HOW TO COMPLETE THIS TASK: Write the line that contains "A tidally locked" and each one after it, word for word, ending with the final line of the data.

GIVEN DATA:
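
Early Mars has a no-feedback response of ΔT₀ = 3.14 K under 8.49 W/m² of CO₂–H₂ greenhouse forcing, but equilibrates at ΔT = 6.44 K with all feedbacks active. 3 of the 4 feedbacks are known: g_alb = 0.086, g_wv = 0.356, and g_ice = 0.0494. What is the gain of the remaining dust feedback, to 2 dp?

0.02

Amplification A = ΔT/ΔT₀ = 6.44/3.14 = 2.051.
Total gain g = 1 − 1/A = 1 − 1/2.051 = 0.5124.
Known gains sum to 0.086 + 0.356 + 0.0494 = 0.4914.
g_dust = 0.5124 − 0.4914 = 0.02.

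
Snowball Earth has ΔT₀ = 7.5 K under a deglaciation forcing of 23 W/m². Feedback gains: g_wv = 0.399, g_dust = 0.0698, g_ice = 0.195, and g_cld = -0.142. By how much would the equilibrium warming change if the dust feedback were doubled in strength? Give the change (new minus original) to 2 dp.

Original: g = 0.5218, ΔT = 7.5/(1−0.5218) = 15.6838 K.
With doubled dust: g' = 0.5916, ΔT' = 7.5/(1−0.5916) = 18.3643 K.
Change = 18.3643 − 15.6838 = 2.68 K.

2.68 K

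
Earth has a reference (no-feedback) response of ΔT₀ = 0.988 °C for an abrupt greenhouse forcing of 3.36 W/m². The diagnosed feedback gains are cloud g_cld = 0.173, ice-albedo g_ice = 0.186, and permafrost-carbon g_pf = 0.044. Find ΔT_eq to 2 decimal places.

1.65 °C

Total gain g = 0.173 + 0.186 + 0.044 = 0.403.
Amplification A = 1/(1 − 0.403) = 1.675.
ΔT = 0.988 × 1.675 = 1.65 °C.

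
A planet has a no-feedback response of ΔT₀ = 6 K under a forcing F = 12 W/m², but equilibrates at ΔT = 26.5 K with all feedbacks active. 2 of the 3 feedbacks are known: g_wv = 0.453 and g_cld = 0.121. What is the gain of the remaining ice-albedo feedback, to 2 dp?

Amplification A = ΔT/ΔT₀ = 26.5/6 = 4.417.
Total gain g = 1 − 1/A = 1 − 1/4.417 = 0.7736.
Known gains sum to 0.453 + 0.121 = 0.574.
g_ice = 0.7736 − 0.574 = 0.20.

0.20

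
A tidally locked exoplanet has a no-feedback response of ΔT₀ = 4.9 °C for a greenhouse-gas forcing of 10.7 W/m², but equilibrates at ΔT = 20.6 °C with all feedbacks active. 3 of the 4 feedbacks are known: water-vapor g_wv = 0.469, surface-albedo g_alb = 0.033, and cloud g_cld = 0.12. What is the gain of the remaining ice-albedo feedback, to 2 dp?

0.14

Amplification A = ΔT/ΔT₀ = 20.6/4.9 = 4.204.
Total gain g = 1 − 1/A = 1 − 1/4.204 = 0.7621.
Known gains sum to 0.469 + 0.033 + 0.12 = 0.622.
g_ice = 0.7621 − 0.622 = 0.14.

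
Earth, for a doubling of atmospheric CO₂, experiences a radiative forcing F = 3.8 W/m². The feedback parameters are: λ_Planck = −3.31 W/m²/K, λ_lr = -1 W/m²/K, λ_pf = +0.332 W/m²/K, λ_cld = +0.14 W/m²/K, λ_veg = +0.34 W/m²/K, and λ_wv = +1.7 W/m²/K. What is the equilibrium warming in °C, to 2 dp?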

YOUR SOLUTION:
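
A tidally locked exoplanet has a no-feedback response of ΔT₀ = 4.9 °C for a greenhouse-gas forcing of 10.7 W/m², but equilibrates at ΔT = 20.6 °C with all feedbacks active. 3 of the 4 feedbacks are known: water-vapor g_wv = 0.469, surface-albedo g_alb = 0.033, and cloud g_cld = 0.12. What is the gain of the remaining ice-albedo feedback, to 2 dp?

0.14

Amplification A = ΔT/ΔT₀ = 20.6/4.9 = 4.204.
Total gain g = 1 − 1/A = 1 − 1/4.204 = 0.7621.
Known gains sum to 0.469 + 0.033 + 0.12 = 0.622.
g_ice = 0.7621 − 0.622 = 0.14.

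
Earth, for a doubling of atmospheric CO₂, experiences a radiative forcing F = 3.8 W/m². The feedback parameters are: λ_Planck = −3.31 W/m²/K, λ_lr = -1 W/m²/K, λ_pf = +0.332 W/m²/K, λ_cld = +0.14 W/m²/K, λ_veg = +0.34 W/m²/K, and λ_wv = +1.7 W/m²/K. What is the equilibrium warming in °C, to 2 dp?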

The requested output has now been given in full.